▶ What is expected:
With the line that contains "The delay before retry attempt i (0-indexed) is min(200" as the final line, return every line from the start of the data below exactly.

### Data supplied ###

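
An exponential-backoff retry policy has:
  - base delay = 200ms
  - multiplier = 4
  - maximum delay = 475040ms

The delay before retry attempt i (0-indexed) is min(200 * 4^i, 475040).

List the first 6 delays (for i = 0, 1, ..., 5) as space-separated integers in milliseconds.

Computing each delay:
  i=0: min(200*4^0, 475040) = 200
  i=1: min(200*4^1, 475040) = 800
  i=2: min(200*4^2, 475040) = 3200
  i=3: min(200*4^3, 475040) = 12800
  i=4: min(200*4^4, 475040) = 51200
  i=5: min(200*4^5, 475040) = 204800

Answer: 200 800 3200 12800 51200 204800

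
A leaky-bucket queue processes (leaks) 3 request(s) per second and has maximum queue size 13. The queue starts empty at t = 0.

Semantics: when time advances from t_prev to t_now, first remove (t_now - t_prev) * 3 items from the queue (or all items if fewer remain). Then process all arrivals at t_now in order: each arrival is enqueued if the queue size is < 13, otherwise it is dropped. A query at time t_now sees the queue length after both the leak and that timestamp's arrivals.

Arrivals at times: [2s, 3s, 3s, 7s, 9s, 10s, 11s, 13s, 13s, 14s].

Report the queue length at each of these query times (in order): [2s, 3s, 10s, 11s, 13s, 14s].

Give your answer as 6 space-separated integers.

Answer: 1 2 1 1 2 1

Derivation:
Queue lengths at query times:
  query t=2s: backlog = 1
  query t=3s: backlog = 2
  query t=10s: backlog = 1
  query t=11s: backlog = 1
  query t=13s: backlog = 2
  query t=14s: backlog = 1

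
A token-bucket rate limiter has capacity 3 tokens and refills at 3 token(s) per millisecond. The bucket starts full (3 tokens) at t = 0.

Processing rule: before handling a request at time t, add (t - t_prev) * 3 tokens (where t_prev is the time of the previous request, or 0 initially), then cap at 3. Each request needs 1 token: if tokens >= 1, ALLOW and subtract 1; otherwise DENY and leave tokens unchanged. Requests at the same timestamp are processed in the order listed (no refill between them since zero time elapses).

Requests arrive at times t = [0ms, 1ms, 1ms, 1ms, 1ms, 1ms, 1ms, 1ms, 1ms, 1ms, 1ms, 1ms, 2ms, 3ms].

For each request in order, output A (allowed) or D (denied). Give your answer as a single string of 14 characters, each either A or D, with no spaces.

Simulating step by step:
  req#1 t=0ms: ALLOW
  req#2 t=1ms: ALLOW
  req#3 t=1ms: ALLOW
  req#4 t=1ms: ALLOW
  req#5 t=1ms: DENY
  req#6 t=1ms: DENY
  req#7 t=1ms: DENY
  req#8 t=1ms: DENY
  req#9 t=1ms: DENY
  req#10 t=1ms: DENY
  req#11 t=1ms: DENY
  req#12 t=1ms: DENY
  req#13 t=2ms: ALLOW
  req#14 t=3ms: ALLOW

Answer: AAAADDDDDDDDAA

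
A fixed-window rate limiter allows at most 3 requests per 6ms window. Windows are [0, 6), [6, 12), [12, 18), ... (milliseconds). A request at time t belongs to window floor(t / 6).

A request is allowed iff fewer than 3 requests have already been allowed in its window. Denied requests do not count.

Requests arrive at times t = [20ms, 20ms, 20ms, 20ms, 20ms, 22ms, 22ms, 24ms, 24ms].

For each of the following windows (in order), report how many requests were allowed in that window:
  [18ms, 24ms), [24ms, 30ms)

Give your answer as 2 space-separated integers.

Answer: 3 2

Derivation:
Processing requests:
  req#1 t=20ms (window 3): ALLOW
  req#2 t=20ms (window 3): ALLOW
  req#3 t=20ms (window 3): ALLOW
  req#4 t=20ms (window 3): DENY
  req#5 t=20ms (window 3): DENY
  req#6 t=22ms (window 3): DENY
  req#7 t=22ms (window 3): DENY
  req#8 t=24ms (window 4): ALLOW
  req#9 t=24ms (window 4): ALLOW

Allowed counts by window: 3 2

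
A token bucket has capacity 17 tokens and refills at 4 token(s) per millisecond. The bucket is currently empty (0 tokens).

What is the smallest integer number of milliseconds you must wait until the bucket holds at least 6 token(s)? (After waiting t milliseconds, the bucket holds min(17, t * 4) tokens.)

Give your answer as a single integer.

Need t * 4 >= 6, so t >= 6/4.
Smallest integer t = ceil(6/4) = 2.

Answer: 2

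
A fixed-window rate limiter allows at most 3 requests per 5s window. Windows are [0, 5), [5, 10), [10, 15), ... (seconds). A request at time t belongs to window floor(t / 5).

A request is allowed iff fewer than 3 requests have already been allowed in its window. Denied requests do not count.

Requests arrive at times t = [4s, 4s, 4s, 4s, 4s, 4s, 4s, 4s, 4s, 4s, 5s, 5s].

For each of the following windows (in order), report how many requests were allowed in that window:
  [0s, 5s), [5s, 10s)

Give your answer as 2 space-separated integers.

Answer: 3 2

Derivation:
Processing requests:
  req#1 t=4s (window 0): ALLOW
  req#2 t=4s (window 0): ALLOW
  req#3 t=4s (window 0): ALLOW
  req#4 t=4s (window 0): DENY
  req#5 t=4s (window 0): DENY
  req#6 t=4s (window 0): DENY
  req#7 t=4s (window 0): DENY
  req#8 t=4s (window 0): DENY
  req#9 t=4s (window 0): DENY
  req#10 t=4s (window 0): DENY
  req#11 t=5s (window 1): ALLOW
  req#12 t=5s (window 1): ALLOW

Allowed counts by window: 3 2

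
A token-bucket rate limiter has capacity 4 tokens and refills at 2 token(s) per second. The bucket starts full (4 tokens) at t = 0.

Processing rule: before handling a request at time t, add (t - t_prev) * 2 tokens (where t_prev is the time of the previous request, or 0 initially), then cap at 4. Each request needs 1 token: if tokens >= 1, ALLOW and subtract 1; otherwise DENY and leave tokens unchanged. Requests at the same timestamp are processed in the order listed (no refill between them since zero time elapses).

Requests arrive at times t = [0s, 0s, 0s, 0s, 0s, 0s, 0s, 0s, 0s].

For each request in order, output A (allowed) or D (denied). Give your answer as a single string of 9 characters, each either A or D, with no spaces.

Answer: AAAADDDDD

Derivation:
Simulating step by step:
  req#1 t=0s: ALLOW
  req#2 t=0s: ALLOW
  req#3 t=0s: ALLOW
  req#4 t=0s: ALLOW
  req#5 t=0s: DENY
  req#6 t=0s: DENY
  req#7 t=0s: DENY
  req#8 t=0s: DENY
  req#9 t=0s: DENY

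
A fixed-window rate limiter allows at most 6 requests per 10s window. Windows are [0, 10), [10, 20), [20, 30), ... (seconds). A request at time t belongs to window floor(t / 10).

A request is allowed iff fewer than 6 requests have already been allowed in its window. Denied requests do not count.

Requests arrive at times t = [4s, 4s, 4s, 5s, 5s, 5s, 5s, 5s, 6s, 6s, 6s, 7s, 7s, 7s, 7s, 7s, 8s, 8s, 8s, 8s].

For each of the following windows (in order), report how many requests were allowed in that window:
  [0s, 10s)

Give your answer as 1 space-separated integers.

Processing requests:
  req#1 t=4s (window 0): ALLOW
  req#2 t=4s (window 0): ALLOW
  req#3 t=4s (window 0): ALLOW
  req#4 t=5s (window 0): ALLOW
  req#5 t=5s (window 0): ALLOW
  req#6 t=5s (window 0): ALLOW
  req#7 t=5s (window 0): DENY
  req#8 t=5s (window 0): DENY
  req#9 t=6s (window 0): DENY
  req#10 t=6s (window 0): DENY
  req#11 t=6s (window 0): DENY
  req#12 t=7s (window 0): DENY
  req#13 t=7s (window 0): DENY
  req#14 t=7s (window 0): DENY
  req#15 t=7s (window 0): DENY
  req#16 t=7s (window 0): DENY
  req#17 t=8s (window 0): DENY
  req#18 t=8s (window 0): DENY
  req#19 t=8s (window 0): DENY
  req#20 t=8s (window 0): DENY

Allowed counts by window: 6

Answer: 6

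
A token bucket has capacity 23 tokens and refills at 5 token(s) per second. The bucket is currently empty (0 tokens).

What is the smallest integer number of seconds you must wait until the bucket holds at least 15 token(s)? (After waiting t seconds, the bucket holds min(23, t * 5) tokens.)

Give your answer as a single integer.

Need t * 5 >= 15, so t >= 15/5.
Smallest integer t = ceil(15/5) = 3.

Answer: 3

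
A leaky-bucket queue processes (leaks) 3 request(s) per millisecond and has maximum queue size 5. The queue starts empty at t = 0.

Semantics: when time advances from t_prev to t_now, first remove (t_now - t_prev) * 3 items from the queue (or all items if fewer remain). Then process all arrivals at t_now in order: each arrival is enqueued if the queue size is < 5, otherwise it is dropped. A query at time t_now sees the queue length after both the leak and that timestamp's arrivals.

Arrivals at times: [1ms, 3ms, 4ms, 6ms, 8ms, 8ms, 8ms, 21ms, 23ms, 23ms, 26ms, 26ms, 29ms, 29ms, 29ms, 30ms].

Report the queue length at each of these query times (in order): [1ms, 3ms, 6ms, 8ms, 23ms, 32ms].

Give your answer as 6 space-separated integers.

Answer: 1 1 1 3 2 0

Derivation:
Queue lengths at query times:
  query t=1ms: backlog = 1
  query t=3ms: backlog = 1
  query t=6ms: backlog = 1
  query t=8ms: backlog = 3
  query t=23ms: backlog = 2
  query t=32ms: backlog = 0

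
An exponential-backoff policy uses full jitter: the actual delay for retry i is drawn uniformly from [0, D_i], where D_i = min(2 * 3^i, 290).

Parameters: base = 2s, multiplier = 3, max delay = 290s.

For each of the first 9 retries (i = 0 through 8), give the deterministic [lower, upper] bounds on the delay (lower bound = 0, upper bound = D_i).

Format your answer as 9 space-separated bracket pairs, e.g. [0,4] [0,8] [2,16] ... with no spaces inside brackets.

Answer: [0,2] [0,6] [0,18] [0,54] [0,162] [0,290] [0,290] [0,290] [0,290]

Derivation:
Computing bounds per retry:
  i=0: D_i=min(2*3^0,290)=2, bounds=[0,2]
  i=1: D_i=min(2*3^1,290)=6, bounds=[0,6]
  i=2: D_i=min(2*3^2,290)=18, bounds=[0,18]
  i=3: D_i=min(2*3^3,290)=54, bounds=[0,54]
  i=4: D_i=min(2*3^4,290)=162, bounds=[0,162]
  i=5: D_i=min(2*3^5,290)=290, bounds=[0,290]
  i=6: D_i=min(2*3^6,290)=290, bounds=[0,290]
  i=7: D_i=min(2*3^7,290)=290, bounds=[0,290]
  i=8: D_i=min(2*3^8,290)=290, bounds=[0,290]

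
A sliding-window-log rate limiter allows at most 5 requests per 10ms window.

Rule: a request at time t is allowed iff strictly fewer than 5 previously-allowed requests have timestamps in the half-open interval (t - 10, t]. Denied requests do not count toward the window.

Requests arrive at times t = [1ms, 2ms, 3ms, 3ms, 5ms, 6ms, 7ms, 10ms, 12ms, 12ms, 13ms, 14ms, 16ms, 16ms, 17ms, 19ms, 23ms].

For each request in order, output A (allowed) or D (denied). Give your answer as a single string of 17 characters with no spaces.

Tracking allowed requests in the window:
  req#1 t=1ms: ALLOW
  req#2 t=2ms: ALLOW
  req#3 t=3ms: ALLOW
  req#4 t=3ms: ALLOW
  req#5 t=5ms: ALLOW
  req#6 t=6ms: DENY
  req#7 t=7ms: DENY
  req#8 t=10ms: DENY
  req#9 t=12ms: ALLOW
  req#10 t=12ms: ALLOW
  req#11 t=13ms: ALLOW
  req#12 t=14ms: ALLOW
  req#13 t=16ms: ALLOW
  req#14 t=16ms: DENY
  req#15 t=17ms: DENY
  req#16 t=19ms: DENY
  req#17 t=23ms: ALLOW

Answer: AAAAADDDAAAAADDDA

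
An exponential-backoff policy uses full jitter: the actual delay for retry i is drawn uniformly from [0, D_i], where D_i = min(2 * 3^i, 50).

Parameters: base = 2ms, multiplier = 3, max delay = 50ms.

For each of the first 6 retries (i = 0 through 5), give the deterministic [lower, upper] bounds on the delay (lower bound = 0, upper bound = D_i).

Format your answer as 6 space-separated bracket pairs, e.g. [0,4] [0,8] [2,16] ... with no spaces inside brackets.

Computing bounds per retry:
  i=0: D_i=min(2*3^0,50)=2, bounds=[0,2]
  i=1: D_i=min(2*3^1,50)=6, bounds=[0,6]
  i=2: D_i=min(2*3^2,50)=18, bounds=[0,18]
  i=3: D_i=min(2*3^3,50)=50, bounds=[0,50]
  i=4: D_i=min(2*3^4,50)=50, bounds=[0,50]
  i=5: D_i=min(2*3^5,50)=50, bounds=[0,50]

Answer: [0,2] [0,6] [0,18] [0,50] [0,50] [0,50]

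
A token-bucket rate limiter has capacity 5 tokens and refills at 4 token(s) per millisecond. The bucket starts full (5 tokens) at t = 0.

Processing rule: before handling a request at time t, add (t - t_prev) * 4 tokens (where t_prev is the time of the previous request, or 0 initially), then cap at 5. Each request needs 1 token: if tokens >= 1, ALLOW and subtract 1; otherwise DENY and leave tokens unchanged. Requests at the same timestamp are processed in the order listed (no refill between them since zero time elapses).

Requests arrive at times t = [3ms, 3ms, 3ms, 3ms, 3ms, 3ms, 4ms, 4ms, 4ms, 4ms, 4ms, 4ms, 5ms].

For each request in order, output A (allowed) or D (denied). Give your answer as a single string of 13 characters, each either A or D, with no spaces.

Answer: AAAAADAAAADDA

Derivation:
Simulating step by step:
  req#1 t=3ms: ALLOW
  req#2 t=3ms: ALLOW
  req#3 t=3ms: ALLOW
  req#4 t=3ms: ALLOW
  req#5 t=3ms: ALLOW
  req#6 t=3ms: DENY
  req#7 t=4ms: ALLOW
  req#8 t=4ms: ALLOW
  req#9 t=4ms: ALLOW
  req#10 t=4ms: ALLOW
  req#11 t=4ms: DENY
  req#12 t=4ms: DENY
  req#13 t=5ms: ALLOW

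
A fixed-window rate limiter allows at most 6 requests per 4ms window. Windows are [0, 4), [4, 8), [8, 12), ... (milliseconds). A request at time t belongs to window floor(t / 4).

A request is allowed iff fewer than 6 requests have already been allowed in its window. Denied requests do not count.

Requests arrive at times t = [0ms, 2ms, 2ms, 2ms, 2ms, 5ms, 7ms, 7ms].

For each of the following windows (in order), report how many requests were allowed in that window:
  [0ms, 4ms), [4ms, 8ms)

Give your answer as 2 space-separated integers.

Answer: 5 3

Derivation:
Processing requests:
  req#1 t=0ms (window 0): ALLOW
  req#2 t=2ms (window 0): ALLOW
  req#3 t=2ms (window 0): ALLOW
  req#4 t=2ms (window 0): ALLOW
  req#5 t=2ms (window 0): ALLOW
  req#6 t=5ms (window 1): ALLOW
  req#7 t=7ms (window 1): ALLOW
  req#8 t=7ms (window 1): ALLOW

Allowed counts by window: 5 3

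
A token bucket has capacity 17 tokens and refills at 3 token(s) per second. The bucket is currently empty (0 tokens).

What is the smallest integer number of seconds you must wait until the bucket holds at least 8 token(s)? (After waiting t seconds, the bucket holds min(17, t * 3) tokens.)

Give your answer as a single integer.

Need t * 3 >= 8, so t >= 8/3.
Smallest integer t = ceil(8/3) = 3.

Answer: 3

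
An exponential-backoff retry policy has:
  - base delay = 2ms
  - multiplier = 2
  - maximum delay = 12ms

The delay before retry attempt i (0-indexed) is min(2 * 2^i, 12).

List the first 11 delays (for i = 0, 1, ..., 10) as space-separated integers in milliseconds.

Computing each delay:
  i=0: min(2*2^0, 12) = 2
  i=1: min(2*2^1, 12) = 4
  i=2: min(2*2^2, 12) = 8
  i=3: min(2*2^3, 12) = 12
  i=4: min(2*2^4, 12) = 12
  i=5: min(2*2^5, 12) = 12
  i=6: min(2*2^6, 12) = 12
  i=7: min(2*2^7, 12) = 12
  i=8: min(2*2^8, 12) = 12
  i=9: min(2*2^9, 12) = 12
  i=10: min(2*2^10, 12) = 12

Answer: 2 4 8 12 12 12 12 12 12 12 12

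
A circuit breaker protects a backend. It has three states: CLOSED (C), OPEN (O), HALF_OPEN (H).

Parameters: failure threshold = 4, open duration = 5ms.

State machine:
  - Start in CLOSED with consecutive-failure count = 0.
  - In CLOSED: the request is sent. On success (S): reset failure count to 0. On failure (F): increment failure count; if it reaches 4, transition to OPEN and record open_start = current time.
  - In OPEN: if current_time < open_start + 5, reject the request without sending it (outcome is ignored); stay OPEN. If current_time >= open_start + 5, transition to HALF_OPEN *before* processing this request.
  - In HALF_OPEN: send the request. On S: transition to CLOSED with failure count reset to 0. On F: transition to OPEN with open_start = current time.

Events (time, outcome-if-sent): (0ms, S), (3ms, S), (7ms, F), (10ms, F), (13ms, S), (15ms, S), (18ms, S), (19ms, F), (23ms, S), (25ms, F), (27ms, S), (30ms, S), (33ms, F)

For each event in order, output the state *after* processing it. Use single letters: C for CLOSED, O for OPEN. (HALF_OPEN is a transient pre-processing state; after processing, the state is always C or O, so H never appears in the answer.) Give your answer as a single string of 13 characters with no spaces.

State after each event:
  event#1 t=0ms outcome=S: state=CLOSED
  event#2 t=3ms outcome=S: state=CLOSED
  event#3 t=7ms outcome=F: state=CLOSED
  event#4 t=10ms outcome=F: state=CLOSED
  event#5 t=13ms outcome=S: state=CLOSED
  event#6 t=15ms outcome=S: state=CLOSED
  event#7 t=18ms outcome=S: state=CLOSED
  event#8 t=19ms outcome=F: state=CLOSED
  event#9 t=23ms outcome=S: state=CLOSED
  event#10 t=25ms outcome=F: state=CLOSED
  event#11 t=27ms outcome=S: state=CLOSED
  event#12 t=30ms outcome=S: state=CLOSED
  event#13 t=33ms outcome=F: state=CLOSED

Answer: CCCCCCCCCCCCC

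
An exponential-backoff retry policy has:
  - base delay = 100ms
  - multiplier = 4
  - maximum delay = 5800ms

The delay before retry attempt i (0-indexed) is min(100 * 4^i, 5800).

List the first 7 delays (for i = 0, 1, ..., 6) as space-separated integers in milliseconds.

Answer: 100 400 1600 5800 5800 5800 5800

Derivation:
Computing each delay:
  i=0: min(100*4^0, 5800) = 100
  i=1: min(100*4^1, 5800) = 400
  i=2: min(100*4^2, 5800) = 1600
  i=3: min(100*4^3, 5800) = 5800
  i=4: min(100*4^4, 5800) = 5800
  i=5: min(100*4^5, 5800) = 5800
  i=6: min(100*4^6, 5800) = 5800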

###

▶ Answer space:
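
An exponential-backoff retry policy has:
  - base delay = 200ms
  - multiplier = 4
  - maximum delay = 475040ms

The delay before retry attempt i (0-indexed) is min(200 * 4^i, 475040).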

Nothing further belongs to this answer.